»»

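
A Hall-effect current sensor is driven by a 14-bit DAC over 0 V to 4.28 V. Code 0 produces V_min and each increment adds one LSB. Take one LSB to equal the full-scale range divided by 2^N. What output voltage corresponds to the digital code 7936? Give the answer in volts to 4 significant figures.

2.073 V

V_FS = 4.28 V. LSB = 4.28 V / 2^14.
V_out = V_min + code × LSB = 0 V + 7936 × 4.28 V / 16384
      = 0 + 2.07313 = 2.07313 V.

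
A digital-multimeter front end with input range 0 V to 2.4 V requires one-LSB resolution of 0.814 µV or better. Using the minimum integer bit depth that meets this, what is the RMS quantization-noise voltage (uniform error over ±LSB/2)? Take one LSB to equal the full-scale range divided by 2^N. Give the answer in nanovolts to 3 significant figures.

165 nV

Full-scale range = 2.4 V.
2.4 V / 0.814 µV = 2.948e6. Since 2^21 = 2097152 and 2^22 = 4194304, N = 22.
One LSB is 2.4 V / 4194304 = 0.57220 µV.
σ_q = LSB/√12 = 0.57220 µV/3.4641 = 165 nV.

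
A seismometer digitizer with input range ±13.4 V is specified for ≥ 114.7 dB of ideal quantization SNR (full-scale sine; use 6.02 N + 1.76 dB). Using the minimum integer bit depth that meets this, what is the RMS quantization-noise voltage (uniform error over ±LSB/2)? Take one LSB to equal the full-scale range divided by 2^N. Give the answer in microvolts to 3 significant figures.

14.8 µV

Span: 13.4 V − (-13.4 V) = 26.8 V.
6.02 N + 1.76 ≥ 114.7 gives N ≥ 18.761, so the minimum integer is 19.
LSB = 26.8 V ÷ 2^19 = 26.8/524288 V = 51.117 µV.
RMS noise = LSB/√12 = 14.8 µV.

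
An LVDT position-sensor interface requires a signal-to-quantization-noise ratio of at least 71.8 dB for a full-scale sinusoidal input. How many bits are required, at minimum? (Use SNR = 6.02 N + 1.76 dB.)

12 bits

N ≥ (71.8 − 1.76)/6.02 = 11.635 → N_min = 12.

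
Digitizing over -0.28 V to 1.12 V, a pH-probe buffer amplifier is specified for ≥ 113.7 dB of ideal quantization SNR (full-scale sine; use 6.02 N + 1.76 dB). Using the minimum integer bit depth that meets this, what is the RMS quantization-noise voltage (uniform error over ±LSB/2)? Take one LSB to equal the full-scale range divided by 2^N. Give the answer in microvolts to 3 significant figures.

Range = 1.12 − (-0.28) = 1.4 V.
N ≥ (113.7 − 1.76)/6.02 = 18.595 → N_min = 19.
LSB = 1.4 V ÷ 2^19 = 1.4/524288 V = 2.6703 µV.
RMS noise = LSB/√12 = 0.771 µV.

0.771 µV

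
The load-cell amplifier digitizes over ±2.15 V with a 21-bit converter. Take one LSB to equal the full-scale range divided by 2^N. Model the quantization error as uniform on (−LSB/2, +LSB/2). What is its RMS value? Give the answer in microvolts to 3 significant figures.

0.592 µV

Range = 2.15 − (-2.15) = 4.3 V.
LSB = 4.3 V / 2^21 = 2.0504 µV.
For a uniform distribution on [−LSB/2, +LSB/2], V_rms = LSB/√12 = 2.0504 µV/3.4641 = 0.592 µV.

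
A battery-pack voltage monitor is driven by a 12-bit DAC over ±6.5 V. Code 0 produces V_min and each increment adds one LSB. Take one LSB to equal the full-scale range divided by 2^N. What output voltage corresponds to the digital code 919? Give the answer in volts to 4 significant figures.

-3.583 V

Full-scale range = 6.5 V − (-6.5 V) = 13 V. LSB = 13 V / 2^12.
Output = V_min + (919/4096) × range = -6.5 + 0.224365 × 13 V
      = -6.5 V + 2.91675 V = -3.58325 V.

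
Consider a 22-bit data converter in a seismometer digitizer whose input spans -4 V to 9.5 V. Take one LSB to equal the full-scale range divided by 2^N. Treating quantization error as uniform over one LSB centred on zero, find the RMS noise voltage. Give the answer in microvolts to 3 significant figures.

0.929 µV

Range = 9.5 − (-4) = 13.5 V.
LSB = 13.5 V ÷ 2^22 = 13.5/4194304 V = 3.2187 µV.
V_rms = LSB/√12 = 3.2187 µV / √12 = 0.929 µV.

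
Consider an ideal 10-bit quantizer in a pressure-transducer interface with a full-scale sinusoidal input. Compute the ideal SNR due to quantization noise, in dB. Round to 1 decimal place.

62.0 dB

Ideal quantization SNR: 6.02 × 10 + 1.76 dB = 62.0 dB.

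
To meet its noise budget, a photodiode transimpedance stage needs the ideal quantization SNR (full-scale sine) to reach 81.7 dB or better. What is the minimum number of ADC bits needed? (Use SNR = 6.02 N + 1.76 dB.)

Solving 6.02 N ≥ 81.7 − 1.76: N ≥ 13.279. Round up → N = 14.

14 bits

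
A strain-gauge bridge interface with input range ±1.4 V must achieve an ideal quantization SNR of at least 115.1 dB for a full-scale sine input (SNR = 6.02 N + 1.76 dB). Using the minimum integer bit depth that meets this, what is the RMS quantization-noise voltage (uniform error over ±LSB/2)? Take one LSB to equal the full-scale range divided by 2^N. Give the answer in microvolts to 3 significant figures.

1.54 µV

The full-scale span is 1.4 − (-1.4) = 2.8 V.
Required N = ⌈(115.1 − 1.76)/6.02⌉ = ⌈18.827⌉ = 19.
One LSB is 2.8 V / 524288 = 5.3406 µV.
σ_q = LSB/√12 = 5.3406 µV/3.4641 = 1.54 µV.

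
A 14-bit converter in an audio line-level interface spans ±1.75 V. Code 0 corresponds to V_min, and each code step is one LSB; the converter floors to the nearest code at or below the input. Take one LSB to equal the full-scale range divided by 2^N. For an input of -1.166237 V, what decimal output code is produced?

2732

The full-scale span is 1.75 − (-1.75) = 3.5 V. LSB = 3.5 V / 2^14 ≈ 213.6 µV.
V_in − V_min = -1.166237 − (-1.75) = 0.583763 V.
Divide by LSB: 0.583763 × 16384/3.5 = 2732.6780.
Truncating gives code 2732.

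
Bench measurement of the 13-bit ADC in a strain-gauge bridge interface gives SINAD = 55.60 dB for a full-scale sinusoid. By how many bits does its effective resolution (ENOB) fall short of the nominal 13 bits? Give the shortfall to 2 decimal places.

Effective bits = (55.60 − 1.76)/6.02 = 8.9435.
Lost resolution: 13 − 8.9435 = 4.0565 bits.

4.06 bits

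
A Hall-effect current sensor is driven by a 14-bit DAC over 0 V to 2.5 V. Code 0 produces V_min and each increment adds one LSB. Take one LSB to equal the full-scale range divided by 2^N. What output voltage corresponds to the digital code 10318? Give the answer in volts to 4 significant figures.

V_FS = 2.5 V. LSB = 2.5 V / 2^14.
Output = V_min + (10318/16384) × range = 0 + 0.629761 × 2.5 V
      = 0 V + 1.57440 V = 1.57440 V.

1.574 V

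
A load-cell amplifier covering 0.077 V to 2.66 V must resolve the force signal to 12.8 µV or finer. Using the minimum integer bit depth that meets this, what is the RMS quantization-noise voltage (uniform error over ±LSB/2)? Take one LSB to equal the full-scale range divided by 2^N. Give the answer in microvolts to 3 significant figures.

The full-scale span is 2.66 − (0.077) = 2.583 V.
2.583 V / 12.8 µV = 201800. Since 2^17 = 131072 and 2^18 = 262144, N = 18.
Step size = 2.583/262144 V = 9.8534 µV.
RMS noise = LSB/√12 = 2.84 µV.

2.84 µV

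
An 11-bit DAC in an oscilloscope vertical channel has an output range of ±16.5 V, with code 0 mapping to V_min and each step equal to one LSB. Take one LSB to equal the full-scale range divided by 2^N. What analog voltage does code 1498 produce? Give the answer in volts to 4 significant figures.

The full-scale span is 16.5 − (-16.5) = 33 V. LSB = 33 V / 2^11.
V_out = V_min + code × LSB = -16.5 V + 1498 × 33 V / 2048
      = -16.5 + 24.1377 = 7.63770 V.

7.638 V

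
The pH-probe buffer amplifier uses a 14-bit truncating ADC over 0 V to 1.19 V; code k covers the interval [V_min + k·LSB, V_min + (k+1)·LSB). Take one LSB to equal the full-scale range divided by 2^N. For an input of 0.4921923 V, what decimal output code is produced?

6776

V_FS = 1.19 V. LSB = 1.19 V / 2^14 ≈ 72.63 µV.
V_in − V_min = 0.4921923 − (0) = 0.4921923 V.
Divide by LSB: 0.4921923 × 16384/1.19 = 6776.5367.
Truncating gives code 6776.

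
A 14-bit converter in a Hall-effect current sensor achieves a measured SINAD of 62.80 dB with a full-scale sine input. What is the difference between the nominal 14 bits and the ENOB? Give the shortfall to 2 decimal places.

3.86 bits

ENOB = (SINAD − 1.76)/6.02 = (62.80 − 1.76)/6.02 = 10.1395 bits.
14 − 10.1395 = 3.86 bits below nominal.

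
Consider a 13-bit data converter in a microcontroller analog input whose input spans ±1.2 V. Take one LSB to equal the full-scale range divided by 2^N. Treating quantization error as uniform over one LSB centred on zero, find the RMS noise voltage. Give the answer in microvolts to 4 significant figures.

Range = 1.2 − (-1.2) = 2.4 V.
One LSB is 2.4 V / 8192 = 292.969 µV.
V_rms = LSB/√12 = 292.969 µV / √12 = 84.57 µV.

84.57 µV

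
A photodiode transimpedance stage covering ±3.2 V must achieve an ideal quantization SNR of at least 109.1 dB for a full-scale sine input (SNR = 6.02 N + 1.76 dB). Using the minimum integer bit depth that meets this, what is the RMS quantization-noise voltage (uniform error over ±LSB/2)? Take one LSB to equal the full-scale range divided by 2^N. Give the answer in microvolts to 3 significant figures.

7.05 µV

Range = 3.2 − (-3.2) = 6.4 V.
6.02 N + 1.76 ≥ 109.1 gives N ≥ 17.831, so the minimum integer is 18.
LSB = 6.4 V ÷ 2^18 = 6.4/262144 V = 24.414 µV.
RMS noise = LSB/√12 = 7.05 µV.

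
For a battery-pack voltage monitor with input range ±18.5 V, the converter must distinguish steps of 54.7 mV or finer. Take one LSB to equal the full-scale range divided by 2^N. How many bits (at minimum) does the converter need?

10 bits

Range = 18.5 − (-18.5) = 37 V.
Levels needed ≥ 37/54.7 mV = 676.4. 2^10 = 1024 suffices, so N_min = 10.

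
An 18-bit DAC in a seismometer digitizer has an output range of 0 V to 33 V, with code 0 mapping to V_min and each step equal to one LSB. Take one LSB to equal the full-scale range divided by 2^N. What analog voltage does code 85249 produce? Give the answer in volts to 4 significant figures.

10.73 V

Full-scale range = 33 V. LSB = 33 V / 2^18.
Output = V_min + (85249/262144) × range = 0 + 0.325199 × 33 V
      = 0 V + 10.7316 V = 10.7316 V.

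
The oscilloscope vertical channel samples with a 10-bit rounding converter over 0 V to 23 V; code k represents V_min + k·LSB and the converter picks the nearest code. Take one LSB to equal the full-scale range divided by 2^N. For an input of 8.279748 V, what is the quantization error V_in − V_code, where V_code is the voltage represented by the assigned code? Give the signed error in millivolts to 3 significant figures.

Full-scale range = 23 V. LSB = 23 V / 2^10 ≈ 22.46 mV.
(V_in − V_min)/LSB = (8.279748 − (0)) × 1024/23 = 368.6288 → nearest code k = 369.
Reconstructed level: 0 + 369 × 23/1024 V = 8.288085938 V.
V_in − V_code = 8.279748 − (8.288085938) = −8.34 mV.

−8.34 mV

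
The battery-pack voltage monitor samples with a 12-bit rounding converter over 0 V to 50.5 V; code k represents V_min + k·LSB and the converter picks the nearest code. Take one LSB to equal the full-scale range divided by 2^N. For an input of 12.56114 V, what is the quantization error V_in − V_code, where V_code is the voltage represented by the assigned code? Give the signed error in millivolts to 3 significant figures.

−2.21 mV

Full-scale range = 50.5 V. LSB = 50.5 V / 2^12 ≈ 12.33 mV.
(V_in − V_min)/LSB = (12.56114 − (0)) × 4096/50.5 = 1018.8204 → nearest code k = 1019.
V_code = V_min + k × range/2^12 = 0 + 1019 × 50.5/4096 = 12.56335449 V.
e = 12.56114 − (12.56335449) = −2.21 mV.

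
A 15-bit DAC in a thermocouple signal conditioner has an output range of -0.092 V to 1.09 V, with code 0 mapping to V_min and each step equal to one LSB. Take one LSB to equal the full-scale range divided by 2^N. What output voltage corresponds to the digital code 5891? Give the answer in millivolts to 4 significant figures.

120.5 mV

Range = 1.09 − (-0.092) = 1.182 V. LSB = 1.182 V / 2^15.
V_out = -0.092 + 5891 × (1.182/32768) V
      = -0.092 V + 0.212499 V = 0.120499 V.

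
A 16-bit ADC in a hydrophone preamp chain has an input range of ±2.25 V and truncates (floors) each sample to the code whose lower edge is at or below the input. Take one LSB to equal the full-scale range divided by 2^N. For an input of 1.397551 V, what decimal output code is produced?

Span: 2.25 V − (-2.25 V) = 4.5 V. LSB = 4.5 V / 2^16 ≈ 68.66 µV.
V_in − V_min = 1.397551 − (-2.25) = 3.647551 V.
Divide by LSB: 3.647551 × 65536/4.5 = 53121.3116.
Truncating gives code 53121.

53121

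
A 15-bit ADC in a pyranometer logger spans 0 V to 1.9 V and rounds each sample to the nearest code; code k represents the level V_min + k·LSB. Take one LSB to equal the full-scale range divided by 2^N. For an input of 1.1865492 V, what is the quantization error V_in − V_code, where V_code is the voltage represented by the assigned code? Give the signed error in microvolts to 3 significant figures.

V_FS = 1.9 V. LSB = 1.9 V / 2^15 ≈ 57.98 µV.
(1.1865492 − (0)) / LSB = 1.1865492 × 32768/1.9 = 20463.6022. Nearest integer: k = 20464.
V_code = 0 + (20464/32768) × 1.9 = 1.1865722656 V.
e = 1.1865492 − (1.1865722656) = −23.1 µV.

−23.1 µV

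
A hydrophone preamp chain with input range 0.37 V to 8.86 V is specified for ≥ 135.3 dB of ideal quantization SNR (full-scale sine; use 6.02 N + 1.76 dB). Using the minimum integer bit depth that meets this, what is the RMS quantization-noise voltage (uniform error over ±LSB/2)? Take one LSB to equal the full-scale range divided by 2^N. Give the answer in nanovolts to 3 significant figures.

292 nV

Range = 8.86 − (0.37) = 8.49 V.
Solving 6.02 N ≥ 135.3 − 1.76: N ≥ 22.183. Round up → N = 23.
Step size = 8.49/8388608 V = 1.0121 µV.
σ_q = LSB/√12 = 1.0121 µV/3.4641 = 292 nV.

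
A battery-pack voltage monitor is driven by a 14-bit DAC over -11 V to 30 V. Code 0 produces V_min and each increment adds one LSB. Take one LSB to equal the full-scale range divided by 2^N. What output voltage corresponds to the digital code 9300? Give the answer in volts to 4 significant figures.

12.27 V

Span: 30 V − (-11 V) = 41 V. LSB = 41 V / 2^14.
V_out = -11 + 9300 × (41/16384) V
      = -11 V + 23.2727 V = 12.2727 V.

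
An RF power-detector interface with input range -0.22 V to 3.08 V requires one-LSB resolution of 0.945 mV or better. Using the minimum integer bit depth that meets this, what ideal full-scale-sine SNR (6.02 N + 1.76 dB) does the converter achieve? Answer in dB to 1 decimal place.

Range = 3.08 − (-0.22) = 3.3 V.
3.3 V / 0.945 mV = 3492. Since 2^11 = 2048 and 2^12 = 4096, N = 12.
Ideal SNR at N = 12: 6.02·12 + 1.76 = 74.0 dB.

74.0 dB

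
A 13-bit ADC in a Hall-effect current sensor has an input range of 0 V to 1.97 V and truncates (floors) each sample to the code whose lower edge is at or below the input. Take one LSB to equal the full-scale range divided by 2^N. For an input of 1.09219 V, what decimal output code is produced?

Range is 1.97 V. LSB = 1.97 V / 2^13 ≈ 240.5 µV.
V_in − V_min = 1.09219 − (0) = 1.09219 V.
Divide by LSB: 1.09219 × 8192/1.97 = 4541.7363.
Truncating gives code 4541.

4541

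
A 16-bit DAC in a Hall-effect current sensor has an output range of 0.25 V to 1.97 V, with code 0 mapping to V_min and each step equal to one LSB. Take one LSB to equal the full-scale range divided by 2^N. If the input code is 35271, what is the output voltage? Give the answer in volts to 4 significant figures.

1.176 V

Range = 1.97 − (0.25) = 1.72 V. LSB = 1.72 V / 2^16.
V_out = V_min + code × LSB = 0.25 V + 35271 × 1.72 V / 65536
      = 0.25 V + 0.925692 V = 1.17569 V.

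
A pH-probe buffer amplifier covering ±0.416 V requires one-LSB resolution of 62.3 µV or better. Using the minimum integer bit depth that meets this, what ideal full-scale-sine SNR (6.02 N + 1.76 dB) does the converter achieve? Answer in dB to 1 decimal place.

86.0 dB

Range = 0.416 − (-0.416) = 0.832 V.
Required number of levels: 0.832/62.3 µV = 13355; smallest N with 2^N ≥ that is 14.
Ideal SNR at N = 14: 6.02·14 + 1.76 = 86.0 dB.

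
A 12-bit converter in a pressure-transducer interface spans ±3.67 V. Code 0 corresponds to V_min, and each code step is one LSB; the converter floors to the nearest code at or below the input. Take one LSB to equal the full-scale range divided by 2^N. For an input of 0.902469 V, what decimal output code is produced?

2551

Range = 3.67 − (-3.67) = 7.34 V. LSB = 7.34 V / 2^12 ≈ 1.792 mV.
(V_in − V_min) × 2^12/range = (0.902469 − (-3.67)) × 4096/7.34 = 2551.612.
Floor → code = 2551.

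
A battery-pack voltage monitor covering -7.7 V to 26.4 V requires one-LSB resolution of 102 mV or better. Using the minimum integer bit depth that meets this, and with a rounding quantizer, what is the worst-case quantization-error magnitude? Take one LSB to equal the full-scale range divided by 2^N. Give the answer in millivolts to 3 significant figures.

33.3 mV

The full-scale span is 26.4 − (-7.7) = 34.1 V.
34.1 V / 102 mV = 334.3. Since 2^8 = 256 and 2^9 = 512, N = 9.
Step size = 34.1/512 V = 66.602 mV.
|e|_max = LSB/2 = 33.3 mV.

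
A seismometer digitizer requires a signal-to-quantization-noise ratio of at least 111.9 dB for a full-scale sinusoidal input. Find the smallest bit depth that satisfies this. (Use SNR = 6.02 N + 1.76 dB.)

Required N = ⌈(111.9 − 1.76)/6.02⌉ = ⌈18.296⌉ = 19.

19 bits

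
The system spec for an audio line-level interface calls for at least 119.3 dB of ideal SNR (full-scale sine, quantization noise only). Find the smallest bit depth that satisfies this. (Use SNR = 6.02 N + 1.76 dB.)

20 bits

Solving 6.02 N ≥ 119.3 − 1.76: N ≥ 19.525. Round up → N = 20.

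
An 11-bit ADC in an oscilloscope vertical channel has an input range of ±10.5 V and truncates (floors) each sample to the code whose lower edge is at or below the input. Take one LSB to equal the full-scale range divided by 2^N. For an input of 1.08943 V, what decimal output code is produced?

Span: 10.5 V − (-10.5 V) = 21 V. LSB = 21 V / 2^11 ≈ 10.25 mV.
(V_in − V_min) × 2^11/range = (1.08943 − (-10.5)) × 2048/21 = 1130.245.
Floor → code = 1130.

1130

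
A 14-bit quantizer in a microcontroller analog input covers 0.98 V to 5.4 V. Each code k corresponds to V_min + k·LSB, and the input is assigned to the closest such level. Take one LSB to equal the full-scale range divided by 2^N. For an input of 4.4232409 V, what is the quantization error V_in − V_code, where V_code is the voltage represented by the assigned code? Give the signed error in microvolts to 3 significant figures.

+97.6 µV

Span: 5.4 V − (0.98 V) = 4.42 V. LSB = 4.42 V / 2^14 ≈ 269.8 µV.
(V_in − V_min)/LSB = (4.4232409 − (0.98)) × 16384/4.42 = 12763.3617 → nearest code k = 12763.
Reconstructed level: 0.98 + 12763 × 4.42/16384 V = 4.4231433105 V.
Error = V_in − V_code = 4.4232409 − (4.4231433105) = +97.6 µV.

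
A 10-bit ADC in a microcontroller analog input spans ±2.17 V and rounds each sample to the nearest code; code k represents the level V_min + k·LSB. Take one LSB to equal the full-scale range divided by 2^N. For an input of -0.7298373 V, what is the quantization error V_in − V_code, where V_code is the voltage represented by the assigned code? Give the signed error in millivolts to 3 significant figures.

−0.853 mV

Full-scale range = 2.17 V − (-2.17 V) = 4.34 V. LSB = 4.34 V / 2^10 ≈ 4.238 mV.
(-0.7298373 − (-2.17)) / LSB = 1.4401627 × 1024/4.34 = 339.7988. Nearest integer: k = 340.
Reconstructed level: -2.17 + 340 × 4.34/1024 V = -0.7289843750 V.
Error = V_in − V_code = -0.7298373 − (-0.7289843750) = −0.853 mV.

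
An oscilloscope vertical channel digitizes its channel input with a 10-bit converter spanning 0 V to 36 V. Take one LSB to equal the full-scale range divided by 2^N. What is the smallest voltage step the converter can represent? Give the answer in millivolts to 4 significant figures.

Range is 36 V.
Number of codes = 2^10 = 1024.
LSB = 36 V ÷ 2^10 = 36/1024 V = 35.16 mV.

35.16 mV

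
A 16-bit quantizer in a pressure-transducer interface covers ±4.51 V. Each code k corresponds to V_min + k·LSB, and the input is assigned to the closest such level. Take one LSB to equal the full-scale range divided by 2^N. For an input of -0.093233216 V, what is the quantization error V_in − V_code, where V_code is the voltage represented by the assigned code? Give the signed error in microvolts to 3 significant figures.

Range = 4.51 − (-4.51) = 9.02 V. LSB = 9.02 V / 2^16 ≈ 137.6 µV.
(V_in − V_min)/LSB = (-0.093233216 − (-4.51)) × 65536/9.02 = 32090.6018 → nearest code k = 32091.
V_code = V_min + k × range/2^16 = -4.51 + 32091 × 9.02/65536 = -0.093178405762 V.
e = -0.093233216 − (-0.093178405762) = −54.8 µV.

−54.8 µV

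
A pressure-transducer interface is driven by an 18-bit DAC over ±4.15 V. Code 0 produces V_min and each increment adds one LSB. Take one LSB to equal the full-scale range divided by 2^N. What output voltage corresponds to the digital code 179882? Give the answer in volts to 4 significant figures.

Span: 4.15 V − (-4.15 V) = 8.3 V. LSB = 8.3 V / 2^18.
V_out = -4.15 + 179882 × (8.3/262144) V
      = -4.15 V + 5.69542 V = 1.54542 V.

1.545 V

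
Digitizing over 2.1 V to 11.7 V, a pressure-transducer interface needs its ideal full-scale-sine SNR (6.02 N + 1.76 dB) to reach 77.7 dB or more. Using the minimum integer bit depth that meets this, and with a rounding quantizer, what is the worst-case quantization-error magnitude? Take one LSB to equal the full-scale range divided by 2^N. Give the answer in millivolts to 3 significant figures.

The full-scale span is 11.7 − (2.1) = 9.6 V.
Required N = ⌈(77.7 − 1.76)/6.02⌉ = ⌈12.615⌉ = 13.
LSB = 9.6 V ÷ 2^13 = 9.6/8192 V = 1.1719 mV.
|e|_max = LSB/2 = 0.586 mV.

0.586 mV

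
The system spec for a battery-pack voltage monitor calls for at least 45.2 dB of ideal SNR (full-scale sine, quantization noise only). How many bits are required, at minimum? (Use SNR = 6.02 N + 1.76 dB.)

Required N = ⌈(45.2 − 1.76)/6.02⌉ = ⌈7.216⌉ = 8.

8 bits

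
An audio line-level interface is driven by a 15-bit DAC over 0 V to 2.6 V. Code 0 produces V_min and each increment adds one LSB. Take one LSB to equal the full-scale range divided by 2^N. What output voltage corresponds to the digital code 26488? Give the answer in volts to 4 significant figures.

Range is 2.6 V. LSB = 2.6 V / 2^15.
Output = V_min + (26488/32768) × range = 0 + 0.808350 × 2.6 V
      = 0 V + 2.10171 V = 2.10171 V.

2.102 V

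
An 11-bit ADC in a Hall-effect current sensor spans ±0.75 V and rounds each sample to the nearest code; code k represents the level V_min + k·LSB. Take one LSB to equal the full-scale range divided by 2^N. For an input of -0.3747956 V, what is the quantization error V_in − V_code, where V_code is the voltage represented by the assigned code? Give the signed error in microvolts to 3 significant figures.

Span: 0.75 V − (-0.75 V) = 1.5 V. LSB = 1.5 V / 2^11 ≈ 0.7324 mV.
(-0.3747956 − (-0.75)) / LSB = 0.3752044 × 2048/1.5 = 512.2791. Nearest integer: k = 512.
V_code = -0.75 + (512/2048) × 1.5 = -0.3750000000 V.
V_in − V_code = -0.3747956 − (-0.3750000000) = +204 µV.

+204 µV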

««

Task goal: Through the final line of the listing, beginning at the line that contains "The system spec for a battery-pack", every line is to be set down exactly, with no others.

Answer for this exercise:
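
The system spec for a battery-pack voltage monitor calls for at least 45.2 dB of ideal SNR (full-scale sine, quantization noise only). How many bits are required, at minimum? (Use SNR = 6.02 N + 1.76 dB.)

Required N = ⌈(45.2 − 1.76)/6.02⌉ = ⌈7.216⌉ = 8.

8 bits

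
An audio line-level interface is driven by a 15-bit DAC over 0 V to 2.6 V. Code 0 produces V_min and each increment adds one LSB. Take one LSB to equal the full-scale range divided by 2^N. What output voltage corresponds to the digital code 26488? Give the answer in volts to 4 significant figures.

Range is 2.6 V. LSB = 2.6 V / 2^15.
Output = V_min + (26488/32768) × range = 0 + 0.808350 × 2.6 V
      = 0 V + 2.10171 V = 2.10171 V.

2.102 V

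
An 11-bit ADC in a Hall-effect current sensor spans ±0.75 V and rounds each sample to the nearest code; code k represents the level V_min + k·LSB. Take one LSB to equal the full-scale range divided by 2^N. For an input of -0.3747956 V, what is the quantization error V_in − V_code, where V_code is the voltage represented by the assigned code? Give the signed error in microvolts to 3 significant figures.

Span: 0.75 V − (-0.75 V) = 1.5 V. LSB = 1.5 V / 2^11 ≈ 0.7324 mV.
(-0.3747956 − (-0.75)) / LSB = 0.3752044 × 2048/1.5 = 512.2791. Nearest integer: k = 512.
V_code = -0.75 + (512/2048) × 1.5 = -0.3750000000 V.
V_in − V_code = -0.3747956 − (-0.3750000000) = +204 µV.

+204 µV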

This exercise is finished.